[Opening Data supplied section]
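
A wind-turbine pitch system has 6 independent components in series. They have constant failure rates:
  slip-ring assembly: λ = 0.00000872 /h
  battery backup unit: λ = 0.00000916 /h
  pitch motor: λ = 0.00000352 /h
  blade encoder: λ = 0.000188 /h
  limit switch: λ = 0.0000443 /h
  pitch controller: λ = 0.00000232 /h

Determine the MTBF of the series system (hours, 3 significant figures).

Series of exponential components: λ_sys = Σ λ_i
λ_sys = 0.00000872 + 0.00000916 + 0.00000352 + 0.000188 + 0.0000443 + 0.00000232 = 2.5602e-04 /h
MTBF = 1 / λ_sys = 3910 h

3910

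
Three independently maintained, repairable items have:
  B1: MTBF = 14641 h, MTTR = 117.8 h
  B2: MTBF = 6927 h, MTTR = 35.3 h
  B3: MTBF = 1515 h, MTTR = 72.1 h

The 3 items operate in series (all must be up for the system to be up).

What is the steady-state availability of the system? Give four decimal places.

0.9422

A(B1) = MTBF/(MTBF+MTTR) = 14641/(14641+117.8) = 0.992018
A(B2) = MTBF/(MTBF+MTTR) = 6927/(6927+35.3) = 0.994930
A(B3) = MTBF/(MTBF+MTTR) = 1515/(1515+72.1) = 0.954571
Series availability: 0.992018 × 0.994930 × 0.954571 = 0.9422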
[Closing Data supplied section]
What you should do: The answer must be a single number: how many lines of the data include the string "pitch".

Output below: 3